▶ [Aim of the task]: Would you write out all the records again, exactly?

(Data extracted from a collection)

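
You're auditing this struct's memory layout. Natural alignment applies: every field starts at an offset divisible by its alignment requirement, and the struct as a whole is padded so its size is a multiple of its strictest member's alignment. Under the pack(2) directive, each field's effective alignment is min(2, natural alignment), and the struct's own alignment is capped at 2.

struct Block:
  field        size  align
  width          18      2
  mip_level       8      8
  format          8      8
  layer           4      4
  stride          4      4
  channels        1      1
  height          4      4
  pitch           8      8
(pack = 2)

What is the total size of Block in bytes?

0..18  width  (18B, 2-aligned)
18..26  mip_level  (8B, 2-aligned)
26..34  format  (8B, 2-aligned)
34..38  layer  (4B, 2-aligned)
38..42  stride  (4B, 2-aligned)
42..43  channels  (1B, 1-aligned)
43..44  -- padding (1B)
44..48  height  (4B, 2-aligned)
48..56  pitch  (8B, 2-aligned)
sizeof = 56, alignof = 2

56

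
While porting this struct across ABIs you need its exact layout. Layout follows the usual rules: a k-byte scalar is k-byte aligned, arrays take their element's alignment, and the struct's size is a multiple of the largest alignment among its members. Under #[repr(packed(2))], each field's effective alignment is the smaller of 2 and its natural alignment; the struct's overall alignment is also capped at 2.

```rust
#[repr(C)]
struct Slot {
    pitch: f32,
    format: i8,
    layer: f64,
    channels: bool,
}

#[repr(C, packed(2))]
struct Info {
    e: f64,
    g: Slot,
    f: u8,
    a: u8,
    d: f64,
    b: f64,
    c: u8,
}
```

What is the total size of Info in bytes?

52 bytes

Slot: pitch at 0 (size 4, align 4) → ends 4; format at 4 (size 1, align 1) → ends 5; pad 3 to align 8 for layer; layer at 8 (size 8, align 8) → ends 16; channels at 16 (size 1, align 1) → ends 17; tail pad 7 to reach multiple of 8; total 24 bytes, alignment 8
e at 0 (size 8, align 2) → ends 8
g at 8 (size 24, align 2) → ends 32
f at 32 (size 1, align 1) → ends 33
a at 33 (size 1, align 1) → ends 34
d at 34 (size 8, align 2) → ends 42
b at 42 (size 8, align 2) → ends 50
c at 50 (size 1, align 1) → ends 51
tail pad 1 to reach multiple of 2
total 52 bytes, alignment 2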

▶ [Response below]:
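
You're auditing this struct's memory layout. Natural alignment applies: every field starts at an offset divisible by its alignment requirement, and the struct as a whole is padded so its size is a multiple of its strictest member's alignment. Under the pack(2) directive, each field's effective alignment is min(2, natural alignment), and the struct's own alignment is capped at 2.

struct Block:
  field        size  align
  width          18      2
  mip_level       8      8
  format          8      8
  layer           4      4
  stride          4      4
  channels        1      1
  height          4      4
  pitch           8      8
(pack = 2)

What is the total size of Block in bytes?

0..18  width  (18B, 2-aligned)
18..26  mip_level  (8B, 2-aligned)
26..34  format  (8B, 2-aligned)
34..38  layer  (4B, 2-aligned)
38..42  stride  (4B, 2-aligned)
42..43  channels  (1B, 1-aligned)
43..44  -- padding (1B)
44..48  height  (4B, 2-aligned)
48..56  pitch  (8B, 2-aligned)
sizeof = 56, alignof = 2

56

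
While porting this struct across ABIs you need its exact layout. Layout follows the usual rules: a k-byte scalar is k-byte aligned, arrays take their element's alignment, and the struct's size is a multiple of the largest alignment among its members. Under #[repr(packed(2))], each field's effective alignment is the smaller of 2 and its natural alignment; the struct's overall alignment is also capped at 2.

```rust
#[repr(C)]
struct Slot {
    pitch: f32,
    format: i8,
    layer: f64,
    channels: bool,
}

#[repr(C, packed(2))]
struct Info {
    e: f64,
    g: Slot,
    f: u8,
    a: u8,
    d: f64,
    b: f64,
    c: u8,
}
```

What is the total size of Info in bytes?

52 bytes

Slot: pitch at 0 (size 4, align 4) → ends 4; format at 4 (size 1, align 1) → ends 5; pad 3 to align 8 for layer; layer at 8 (size 8, align 8) → ends 16; channels at 16 (size 1, align 1) → ends 17; tail pad 7 to reach multiple of 8; total 24 bytes, alignment 8
e at 0 (size 8, align 2) → ends 8
g at 8 (size 24, align 2) → ends 32
f at 32 (size 1, align 1) → ends 33
a at 33 (size 1, align 1) → ends 34
d at 34 (size 8, align 2) → ends 42
b at 42 (size 8, align 2) → ends 50
c at 50 (size 1, align 1) → ends 51
tail pad 1 to reach multiple of 2
total 52 bytes, alignment 2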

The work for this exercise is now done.